Saved entries:

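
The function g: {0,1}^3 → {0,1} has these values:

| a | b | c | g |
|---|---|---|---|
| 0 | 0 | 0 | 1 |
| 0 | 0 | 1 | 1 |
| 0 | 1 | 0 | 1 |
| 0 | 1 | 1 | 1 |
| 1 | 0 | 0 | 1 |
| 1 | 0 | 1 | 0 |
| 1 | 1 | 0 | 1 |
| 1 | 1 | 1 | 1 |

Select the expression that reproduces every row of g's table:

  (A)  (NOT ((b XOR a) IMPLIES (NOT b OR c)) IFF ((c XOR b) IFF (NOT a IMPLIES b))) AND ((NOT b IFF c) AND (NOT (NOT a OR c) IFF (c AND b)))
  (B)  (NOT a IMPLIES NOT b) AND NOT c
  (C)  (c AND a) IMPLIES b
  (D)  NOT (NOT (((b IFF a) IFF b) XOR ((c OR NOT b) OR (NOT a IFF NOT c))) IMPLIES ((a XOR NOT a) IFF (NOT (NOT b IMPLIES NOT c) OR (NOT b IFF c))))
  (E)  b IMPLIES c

(A) fails at (0,0,0): the formula yields 0, g is 1.
(B) fails at (0,0,1): the formula yields 0, g is 1.
(D) fails at (0,0,0): the formula yields 0, g is 1.
(E) fails at (0,1,0): the formula yields 0, g is 1.
That leaves (C). Evaluating it on every row reproduces the table of g exactly.

C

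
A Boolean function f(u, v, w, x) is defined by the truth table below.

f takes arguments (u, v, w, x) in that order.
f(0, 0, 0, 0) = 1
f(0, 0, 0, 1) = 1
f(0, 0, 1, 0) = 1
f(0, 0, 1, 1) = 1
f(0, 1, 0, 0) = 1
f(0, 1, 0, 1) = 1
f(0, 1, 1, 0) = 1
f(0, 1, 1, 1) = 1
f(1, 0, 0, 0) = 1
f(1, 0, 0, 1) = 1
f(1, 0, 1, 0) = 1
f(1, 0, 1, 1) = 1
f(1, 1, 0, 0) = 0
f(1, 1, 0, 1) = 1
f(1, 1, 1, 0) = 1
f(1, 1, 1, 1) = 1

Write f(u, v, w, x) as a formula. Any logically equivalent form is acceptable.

f is 0 on exactly one input, (1,1,0,0), whose minterm is u·v·¬w·¬x. So f is the negation of that single conjunction.

f(u, v, w, x) = not (((u and v) and not w) and not x)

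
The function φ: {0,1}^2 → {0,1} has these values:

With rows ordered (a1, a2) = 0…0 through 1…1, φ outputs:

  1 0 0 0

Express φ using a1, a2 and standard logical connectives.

The output is 1 only when every input is 0 — NOR of all inputs.

φ(a1, a2) = NOT (a1 OR a2)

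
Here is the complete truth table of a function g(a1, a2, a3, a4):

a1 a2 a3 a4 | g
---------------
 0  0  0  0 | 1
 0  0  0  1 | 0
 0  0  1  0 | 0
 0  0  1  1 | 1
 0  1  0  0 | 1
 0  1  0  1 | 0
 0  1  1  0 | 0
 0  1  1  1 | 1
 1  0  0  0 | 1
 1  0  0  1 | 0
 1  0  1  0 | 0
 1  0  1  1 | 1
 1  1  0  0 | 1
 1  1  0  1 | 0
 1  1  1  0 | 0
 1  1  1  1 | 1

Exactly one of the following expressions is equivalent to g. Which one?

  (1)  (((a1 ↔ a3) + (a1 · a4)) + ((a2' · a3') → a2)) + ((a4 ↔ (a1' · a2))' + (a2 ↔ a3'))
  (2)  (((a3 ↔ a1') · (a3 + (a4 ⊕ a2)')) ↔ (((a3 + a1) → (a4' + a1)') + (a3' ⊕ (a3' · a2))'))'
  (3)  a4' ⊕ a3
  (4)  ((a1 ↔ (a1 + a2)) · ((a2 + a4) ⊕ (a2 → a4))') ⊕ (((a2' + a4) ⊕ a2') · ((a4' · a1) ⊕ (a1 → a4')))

3

(1) fails at (0,0,0,1): the formula yields 1, g is 0.
(2) fails at (0,0,0,1): the formula yields 1, g is 0.
(4) fails at (0,0,0,0): the formula yields 0, g is 1.
Only (3) survives; checking it on all 16 rows confirms it matches g.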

What is required:
Please restate the data word for word, every record included.

Solution:
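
The function g: {0,1}^3 → {0,1} has these values:

| a | b | c | g |
|---|---|---|---|
| 0 | 0 | 0 | 1 |
| 0 | 0 | 1 | 1 |
| 0 | 1 | 0 | 1 |
| 0 | 1 | 1 | 1 |
| 1 | 0 | 0 | 1 |
| 1 | 0 | 1 | 0 |
| 1 | 1 | 0 | 1 |
| 1 | 1 | 1 | 1 |

Select the expression that reproduces every row of g's table:

  (A)  (NOT ((b XOR a) IMPLIES (NOT b OR c)) IFF ((c XOR b) IFF (NOT a IMPLIES b))) AND ((NOT b IFF c) AND (NOT (NOT a OR c) IFF (c AND b)))
  (B)  (NOT a IMPLIES NOT b) AND NOT c
  (C)  (c AND a) IMPLIES b
  (D)  NOT (NOT (((b IFF a) IFF b) XOR ((c OR NOT b) OR (NOT a IFF NOT c))) IMPLIES ((a XOR NOT a) IFF (NOT (NOT b IMPLIES NOT c) OR (NOT b IFF c))))
  (E)  b IMPLIES c

(A) fails at (0,0,0): the formula yields 0, g is 1.
(B) fails at (0,0,1): the formula yields 0, g is 1.
(D) fails at (0,0,0): the formula yields 0, g is 1.
(E) fails at (0,1,0): the formula yields 0, g is 1.
That leaves (C). Evaluating it on every row reproduces the table of g exactly.

C

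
A Boolean function f(u, v, w, x) is defined by the truth table below.

f takes arguments (u, v, w, x) in that order.
f(0, 0, 0, 0) = 1
f(0, 0, 0, 1) = 1
f(0, 0, 1, 0) = 1
f(0, 0, 1, 1) = 1
f(0, 1, 0, 0) = 1
f(0, 1, 0, 1) = 1
f(0, 1, 1, 0) = 1
f(0, 1, 1, 1) = 1
f(1, 0, 0, 0) = 1
f(1, 0, 0, 1) = 1
f(1, 0, 1, 0) = 1
f(1, 0, 1, 1) = 1
f(1, 1, 0, 0) = 0
f(1, 1, 0, 1) = 1
f(1, 1, 1, 0) = 1
f(1, 1, 1, 1) = 1

Write f(u, v, w, x) as a formula. Any logically equivalent form is acceptable.

f is 0 on exactly one input, (1,1,0,0), whose minterm is u·v·¬w·¬x. So f is the negation of that single conjunction.

f(u, v, w, x) = not (((u and v) and not w) and not x)

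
The function φ: {0,1}^2 → {0,1} has these values:

With rows ordered (a1, a2) = 0…0 through 1…1, φ outputs:

  1 0 0 0

Express φ using a1, a2 and standard logical connectives.

The output is 1 only when every input is 0 — NOR of all inputs.

φ(a1, a2) = NOT (a1 OR a2)

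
Here is the complete truth table of a function g(a1, a2, a3, a4):

a1 a2 a3 a4 | g
---------------
 0  0  0  0 | 1
 0  0  0  1 | 0
 0  0  1  0 | 0
 0  0  1  1 | 1
 0  1  0  0 | 1
 0  1  0  1 | 0
 0  1  1  0 | 0
 0  1  1  1 | 1
 1  0  0  0 | 1
 1  0  0  1 | 0
 1  0  1  0 | 0
 1  0  1  1 | 1
 1  1  0  0 | 1
 1  1  0  1 | 0
 1  1  1  0 | 0
 1  1  1  1 | 1

Exactly one of the following expressions is equivalent to g. Which one?

  (1)  (((a1 ↔ a3) + (a1 · a4)) + ((a2' · a3') → a2)) + ((a4 ↔ (a1' · a2))' + (a2 ↔ a3'))
  (2)  (((a3 ↔ a1') · (a3 + (a4 ⊕ a2)')) ↔ (((a3 + a1) → (a4' + a1)') + (a3' ⊕ (a3' · a2))'))'
  (3)  a4' ⊕ a3
  (4)  ((a1 ↔ (a1 + a2)) · ((a2 + a4) ⊕ (a2 → a4))') ⊕ (((a2' + a4) ⊕ a2') · ((a4' · a1) ⊕ (a1 → a4')))

3

(1) fails at (0,0,0,1): the formula yields 1, g is 0.
(2) fails at (0,0,0,1): the formula yields 1, g is 0.
(4) fails at (0,0,0,0): the formula yields 0, g is 1.
Only (3) survives; checking it on all 16 rows confirms it matches g.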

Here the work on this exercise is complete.